Every line below between the line holding "Quin | 38 |" and the line holding "Book))))) ∪ Member", inclusive, should be repeated exactly, and all other lines omitted.
#### DATA FOR THE TASK ####
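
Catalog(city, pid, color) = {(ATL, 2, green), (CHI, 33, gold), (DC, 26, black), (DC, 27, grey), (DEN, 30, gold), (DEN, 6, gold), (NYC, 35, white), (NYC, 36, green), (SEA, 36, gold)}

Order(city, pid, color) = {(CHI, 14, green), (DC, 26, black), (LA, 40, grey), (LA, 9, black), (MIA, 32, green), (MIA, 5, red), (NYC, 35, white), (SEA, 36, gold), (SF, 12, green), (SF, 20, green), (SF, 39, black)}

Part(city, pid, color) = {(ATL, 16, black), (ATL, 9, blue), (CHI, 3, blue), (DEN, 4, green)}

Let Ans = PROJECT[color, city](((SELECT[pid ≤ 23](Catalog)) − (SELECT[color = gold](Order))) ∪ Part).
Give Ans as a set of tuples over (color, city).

{(black, ATL), (blue, ATL), (blue, CHI), (gold, DEN), (green, ATL), (green, DEN)}

Filtering on pid ≤ 23 leaves {(ATL, 2, green), (DEN, 6, gold)}.
Filtering on color = gold leaves {(SEA, 36, gold)}.
Set difference of the two operands is {(ATL, 2, green), (DEN, 6, gold)}.
Set union of the two operands is {(ATL, 16, black), (ATL, 2, green), (ATL, 9, blue), (CHI, 3, blue), (DEN, 4, green), (DEN, 6, gold)}.
π_{color, city} gives {(black, ATL), (blue, ATL), (blue, CHI), (gold, DEN), (green, ATL), (green, DEN)}.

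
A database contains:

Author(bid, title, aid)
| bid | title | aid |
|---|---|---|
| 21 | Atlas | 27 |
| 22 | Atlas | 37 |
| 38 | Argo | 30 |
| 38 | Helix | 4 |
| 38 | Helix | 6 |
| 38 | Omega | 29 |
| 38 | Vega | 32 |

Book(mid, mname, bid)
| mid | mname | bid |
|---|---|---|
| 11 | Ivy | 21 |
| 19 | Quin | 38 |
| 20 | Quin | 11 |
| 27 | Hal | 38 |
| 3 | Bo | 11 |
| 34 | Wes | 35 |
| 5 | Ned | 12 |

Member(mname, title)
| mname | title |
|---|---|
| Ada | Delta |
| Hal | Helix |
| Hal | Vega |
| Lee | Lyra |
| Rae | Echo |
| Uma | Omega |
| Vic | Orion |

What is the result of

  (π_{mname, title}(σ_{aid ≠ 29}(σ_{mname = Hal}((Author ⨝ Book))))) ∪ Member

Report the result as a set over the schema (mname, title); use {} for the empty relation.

{(Ada, Delta), (Hal, Argo), (Hal, Helix), (Hal, Vega), (Lee, Lyra), (Rae, Echo), (Uma, Omega), (Vic, Orion)}

Joining Author and Book on bid yields {(21, Atlas, 27, 11, Ivy), (38, Argo, 30, 19, Quin), (38, Argo, 30, 27, Hal), (38, Helix, 4, 19, Quin), (38, Helix, 4, 27, Hal), (38, Helix, 6, 19, Quin), (38, Helix, 6, 27, Hal), (38, Omega, 29, 19, Quin), (38, Omega, 29, 27, Hal), (38, Vega, 32, 19, Quin), (38, Vega, 32, 27, Hal)}.
σ[mname = Hal]: keep tuples satisfying mname = Hal → {(38, Argo, 30, 27, Hal), (38, Helix, 4, 27, Hal), (38, Helix, 6, 27, Hal), (38, Omega, 29, 27, Hal), (38, Vega, 32, 27, Hal)}
σ[aid ≠ 29]: keep tuples satisfying aid ≠ 29 → {(38, Argo, 30, 27, Hal), (38, Helix, 4, 27, Hal), (38, Helix, 6, 27, Hal), (38, Vega, 32, 27, Hal)}
Keep only column(s) mname, title (1 duplicate(s) eliminated): {(Hal, Argo), (Hal, Helix), (Hal, Vega)}
Set union of the two operands is {(Ada, Delta), (Hal, Argo), (Hal, Helix), (Hal, Vega), (Lee, Lyra), (Rae, Echo), (Uma, Omega), (Vic, Orion)}.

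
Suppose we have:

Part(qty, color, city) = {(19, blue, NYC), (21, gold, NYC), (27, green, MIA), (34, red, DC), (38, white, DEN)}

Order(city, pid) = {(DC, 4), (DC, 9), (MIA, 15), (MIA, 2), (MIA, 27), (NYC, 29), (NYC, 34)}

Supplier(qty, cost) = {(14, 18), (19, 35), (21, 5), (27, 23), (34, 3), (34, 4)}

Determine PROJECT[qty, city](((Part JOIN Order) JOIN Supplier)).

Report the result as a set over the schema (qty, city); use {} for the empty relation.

{(19, NYC), (21, NYC), (27, MIA), (34, DC)}

Joining Part and Order on city yields {(19, blue, NYC, 29), (19, blue, NYC, 34), (21, gold, NYC, 29), (21, gold, NYC, 34), (27, green, MIA, 15), (27, green, MIA, 2), (27, green, MIA, 27), (34, red, DC, 4), (34, red, DC, 9)}.
Joining (Part JOIN Order) and Supplier on qty yields {(19, blue, NYC, 29, 35), (19, blue, NYC, 34, 35), (21, gold, NYC, 29, 5), (21, gold, NYC, 34, 5), (27, green, MIA, 15, 23), (27, green, MIA, 2, 23), (27, green, MIA, 27, 23), (34, red, DC, 4, 3), (34, red, DC, 4, 4), (34, red, DC, 9, 3), (34, red, DC, 9, 4)}.
π[qty, city]: project onto (qty, city) (7 duplicate(s) eliminated) → {(19, NYC), (21, NYC), (27, MIA), (34, DC)}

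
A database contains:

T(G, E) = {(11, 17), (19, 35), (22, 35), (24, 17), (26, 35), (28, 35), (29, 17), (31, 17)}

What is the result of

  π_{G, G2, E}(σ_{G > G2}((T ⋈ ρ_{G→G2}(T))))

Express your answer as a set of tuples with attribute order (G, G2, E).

{(22, 19, 35), (24, 11, 17), (26, 19, 35), (26, 22, 35), (28, 19, 35), (28, 22, 35), (28, 26, 35), (29, 11, 17), (29, 24, 17), (31, 11, 17), (31, 24, 17), (31, 29, 17)}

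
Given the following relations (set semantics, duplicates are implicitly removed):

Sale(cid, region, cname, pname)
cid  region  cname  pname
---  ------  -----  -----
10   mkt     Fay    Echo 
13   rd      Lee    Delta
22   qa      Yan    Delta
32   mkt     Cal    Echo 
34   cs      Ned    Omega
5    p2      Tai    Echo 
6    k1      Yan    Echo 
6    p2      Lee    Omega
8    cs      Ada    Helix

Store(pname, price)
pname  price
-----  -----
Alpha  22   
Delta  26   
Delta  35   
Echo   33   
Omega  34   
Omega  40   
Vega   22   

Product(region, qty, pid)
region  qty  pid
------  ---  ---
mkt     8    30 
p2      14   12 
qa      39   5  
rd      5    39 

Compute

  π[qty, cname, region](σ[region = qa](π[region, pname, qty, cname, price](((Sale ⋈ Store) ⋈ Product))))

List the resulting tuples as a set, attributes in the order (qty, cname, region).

{(39, Yan, qa)}

Natural join on pname: {(10, mkt, Fay, Echo, 33), (13, rd, Lee, Delta, 26), (13, rd, Lee, Delta, 35), (22, qa, Yan, Delta, 26), (22, qa, Yan, Delta, 35), (32, mkt, Cal, Echo, 33), (34, cs, Ned, Omega, 34), (34, cs, Ned, Omega, 40), (5, p2, Tai, Echo, 33), (6, k1, Yan, Echo, 33), (6, p2, Lee, Omega, 34), (6, p2, Lee, Omega, 40)}
Natural join on region: {(10, mkt, Fay, Echo, 33, 8, 30), (13, rd, Lee, Delta, 26, 5, 39), (13, rd, Lee, Delta, 35, 5, 39), (22, qa, Yan, Delta, 26, 39, 5), (22, qa, Yan, Delta, 35, 39, 5), (32, mkt, Cal, Echo, 33, 8, 30), (5, p2, Tai, Echo, 33, 14, 12), (6, p2, Lee, Omega, 34, 14, 12), (6, p2, Lee, Omega, 40, 14, 12)}
π[region, pname, qty, cname, price]: project onto (region, pname, qty, cname, price) → {(mkt, Echo, 8, Cal, 33), (mkt, Echo, 8, Fay, 33), (p2, Echo, 14, Tai, 33), (p2, Omega, 14, Lee, 34), (p2, Omega, 14, Lee, 40), (qa, Delta, 39, Yan, 26), (qa, Delta, 39, Yan, 35), (rd, Delta, 5, Lee, 26), (rd, Delta, 5, Lee, 35)}
σ[region = qa]: keep tuples satisfying region = qa → {(qa, Delta, 39, Yan, 26), (qa, Delta, 39, Yan, 35)}
π[qty, cname, region]: project onto (qty, cname, region) (1 duplicate(s) eliminated) → {(39, Yan, qa)}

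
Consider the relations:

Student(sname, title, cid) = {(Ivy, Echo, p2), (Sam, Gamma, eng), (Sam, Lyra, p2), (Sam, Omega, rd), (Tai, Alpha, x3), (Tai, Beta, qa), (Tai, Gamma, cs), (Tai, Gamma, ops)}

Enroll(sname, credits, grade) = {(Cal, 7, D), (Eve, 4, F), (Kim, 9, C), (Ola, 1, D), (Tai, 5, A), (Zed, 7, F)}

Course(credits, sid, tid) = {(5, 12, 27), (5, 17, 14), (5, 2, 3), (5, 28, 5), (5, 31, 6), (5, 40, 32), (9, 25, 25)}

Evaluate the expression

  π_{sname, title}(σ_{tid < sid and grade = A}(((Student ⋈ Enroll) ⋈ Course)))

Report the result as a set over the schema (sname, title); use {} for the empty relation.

{(Tai, Alpha), (Tai, Beta), (Tai, Gamma)}

Natural join on sname: {(Tai, Alpha, x3, 5, A), (Tai, Beta, qa, 5, A), (Tai, Gamma, cs, 5, A), (Tai, Gamma, ops, 5, A)}
Natural join on credits: {(Tai, Alpha, x3, 5, A, 12, 27), (Tai, Alpha, x3, 5, A, 17, 14), (Tai, Alpha, x3, 5, A, 2, 3), (Tai, Alpha, x3, 5, A, 28, 5), (Tai, Alpha, x3, 5, A, 31, 6), (Tai, Alpha, x3, 5, A, 40, 32), (Tai, Beta, qa, 5, A, 12, 27), (Tai, Beta, qa, 5, A, 17, 14), (Tai, Beta, qa, 5, A, 2, 3), (Tai, Beta, qa, 5, A, 28, 5), (Tai, Beta, qa, 5, A, 31, 6), (Tai, Beta, qa, 5, A, 40, 32), (Tai, Gamma, cs, 5, A, 12, 27), (Tai, Gamma, cs, 5, A, 17, 14), (Tai, Gamma, cs, 5, A, 2, 3), (Tai, Gamma, cs, 5, A, 28, 5), (Tai, Gamma, cs, 5, A, 31, 6), (Tai, Gamma, cs, 5, A, 40, 32), (Tai, Gamma, ops, 5, A, 12, 27), (Tai, Gamma, ops, 5, A, 17, 14), (Tai, Gamma, ops, 5, A, 2, 3), (Tai, Gamma, ops, 5, A, 28, 5), (Tai, Gamma, ops, 5, A, 31, 6), (Tai, Gamma, ops, 5, A, 40, 32)}
Selection tid < sid and grade = A: {(Tai, Alpha, x3, 5, A, 17, 14), (Tai, Alpha, x3, 5, A, 28, 5), (Tai, Alpha, x3, 5, A, 31, 6), (Tai, Alpha, x3, 5, A, 40, 32), (Tai, Beta, qa, 5, A, 17, 14), (Tai, Beta, qa, 5, A, 28, 5), (Tai, Beta, qa, 5, A, 31, 6), (Tai, Beta, qa, 5, A, 40, 32), (Tai, Gamma, cs, 5, A, 17, 14), (Tai, Gamma, cs, 5, A, 28, 5), (Tai, Gamma, cs, 5, A, 31, 6), (Tai, Gamma, cs, 5, A, 40, 32), (Tai, Gamma, ops, 5, A, 17, 14), (Tai, Gamma, ops, 5, A, 28, 5), (Tai, Gamma, ops, 5, A, 31, 6), (Tai, Gamma, ops, 5, A, 40, 32)}
π[sname, title]: project onto (sname, title) (13 duplicate(s) eliminated) → {(Tai, Alpha), (Tai, Beta), (Tai, Gamma)}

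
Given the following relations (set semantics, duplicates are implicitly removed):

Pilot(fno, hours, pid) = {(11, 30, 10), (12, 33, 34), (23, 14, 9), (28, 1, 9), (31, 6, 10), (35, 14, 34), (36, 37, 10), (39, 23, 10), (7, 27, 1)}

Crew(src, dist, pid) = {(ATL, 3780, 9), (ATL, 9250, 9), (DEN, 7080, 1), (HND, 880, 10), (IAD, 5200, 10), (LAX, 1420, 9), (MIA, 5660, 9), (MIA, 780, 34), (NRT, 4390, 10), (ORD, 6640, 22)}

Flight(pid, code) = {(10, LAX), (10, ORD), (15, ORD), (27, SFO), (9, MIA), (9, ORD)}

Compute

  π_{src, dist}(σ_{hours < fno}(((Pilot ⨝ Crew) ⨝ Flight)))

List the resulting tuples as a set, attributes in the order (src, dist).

{(ATL, 3780), (ATL, 9250), (HND, 880), (IAD, 5200), (LAX, 1420), (MIA, 5660), (NRT, 4390)}

Joining Pilot and Crew on pid yields {(11, 30, 10, HND, 880), (11, 30, 10, IAD, 5200), (11, 30, 10, NRT, 4390), (12, 33, 34, MIA, 780), (23, 14, 9, ATL, 3780), (23, 14, 9, ATL, 9250), (23, 14, 9, LAX, 1420), (23, 14, 9, MIA, 5660), (28, 1, 9, ATL, 3780), (28, 1, 9, ATL, 9250), (28, 1, 9, LAX, 1420), (28, 1, 9, MIA, 5660), (31, 6, 10, HND, 880), (31, 6, 10, IAD, 5200), (31, 6, 10, NRT, 4390), (35, 14, 34, MIA, 780), (36, 37, 10, HND, 880), (36, 37, 10, IAD, 5200), (36, 37, 10, NRT, 4390), (39, 23, 10, HND, 880), (39, 23, 10, IAD, 5200), (39, 23, 10, NRT, 4390), (7, 27, 1, DEN, 7080)}.
Joining (Pilot ⨝ Crew) and Flight on pid yields {(11, 30, 10, HND, 880, LAX), (11, 30, 10, HND, 880, ORD), (11, 30, 10, IAD, 5200, LAX), (11, 30, 10, IAD, 5200, ORD), (11, 30, 10, NRT, 4390, LAX), (11, 30, 10, NRT, 4390, ORD), (23, 14, 9, ATL, 3780, MIA), (23, 14, 9, ATL, 3780, ORD), (23, 14, 9, ATL, 9250, MIA), (23, 14, 9, ATL, 9250, ORD), (23, 14, 9, LAX, 1420, MIA), (23, 14, 9, LAX, 1420, ORD), (23, 14, 9, MIA, 5660, MIA), (23, 14, 9, MIA, 5660, ORD), (28, 1, 9, ATL, 3780, MIA), (28, 1, 9, ATL, 3780, ORD), (28, 1, 9, ATL, 9250, MIA), (28, 1, 9, ATL, 9250, ORD), (28, 1, 9, LAX, 1420, MIA), (28, 1, 9, LAX, 1420, ORD), (28, 1, 9, MIA, 5660, MIA), (28, 1, 9, MIA, 5660, ORD), (31, 6, 10, HND, 880, LAX), (31, 6, 10, HND, 880, ORD), (31, 6, 10, IAD, 5200, LAX), (31, 6, 10, IAD, 5200, ORD), (31, 6, 10, NRT, 4390, LAX), (31, 6, 10, NRT, 4390, ORD), (36, 37, 10, HND, 880, LAX), (36, 37, 10, HND, 880, ORD), (36, 37, 10, IAD, 5200, LAX), (36, 37, 10, IAD, 5200, ORD), (36, 37, 10, NRT, 4390, LAX), (36, 37, 10, NRT, 4390, ORD), (39, 23, 10, HND, 880, LAX), (39, 23, 10, HND, 880, ORD), (39, 23, 10, IAD, 5200, LAX), (39, 23, 10, IAD, 5200, ORD), (39, 23, 10, NRT, 4390, LAX), (39, 23, 10, NRT, 4390, ORD)}.
Filtering on hours < fno leaves {(23, 14, 9, ATL, 3780, MIA), (23, 14, 9, ATL, 3780, ORD), (23, 14, 9, ATL, 9250, MIA), (23, 14, 9, ATL, 9250, ORD), (23, 14, 9, LAX, 1420, MIA), (23, 14, 9, LAX, 1420, ORD), (23, 14, 9, MIA, 5660, MIA), (23, 14, 9, MIA, 5660, ORD), (28, 1, 9, ATL, 3780, MIA), (28, 1, 9, ATL, 3780, ORD), (28, 1, 9, ATL, 9250, MIA), (28, 1, 9, ATL, 9250, ORD), (28, 1, 9, LAX, 1420, MIA), (28, 1, 9, LAX, 1420, ORD), (28, 1, 9, MIA, 5660, MIA), (28, 1, 9, MIA, 5660, ORD), (31, 6, 10, HND, 880, LAX), (31, 6, 10, HND, 880, ORD), (31, 6, 10, IAD, 5200, LAX), (31, 6, 10, IAD, 5200, ORD), (31, 6, 10, NRT, 4390, LAX), (31, 6, 10, NRT, 4390, ORD), (39, 23, 10, HND, 880, LAX), (39, 23, 10, HND, 880, ORD), (39, 23, 10, IAD, 5200, LAX), (39, 23, 10, IAD, 5200, ORD), (39, 23, 10, NRT, 4390, LAX), (39, 23, 10, NRT, 4390, ORD)}.
Projecting to src, dist (21 duplicate(s) eliminated): {(ATL, 3780), (ATL, 9250), (HND, 880), (IAD, 5200), (LAX, 1420), (MIA, 5660), (NRT, 4390)}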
####
SOLVED EXERCISE:
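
| 19 | Quin | 38 |
| 20 | Quin | 11 |
| 27 | Hal | 38 |
| 3 | Bo | 11 |
| 34 | Wes | 35 |
| 5 | Ned | 12 |

Member(mname, title)
| mname | title |
|---|---|
| Ada | Delta |
| Hal | Helix |
| Hal | Vega |
| Lee | Lyra |
| Rae | Echo |
| Uma | Omega |
| Vic | Orion |

What is the result of

  (π_{mname, title}(σ_{aid ≠ 29}(σ_{mname = Hal}((Author ⨝ Book))))) ∪ Member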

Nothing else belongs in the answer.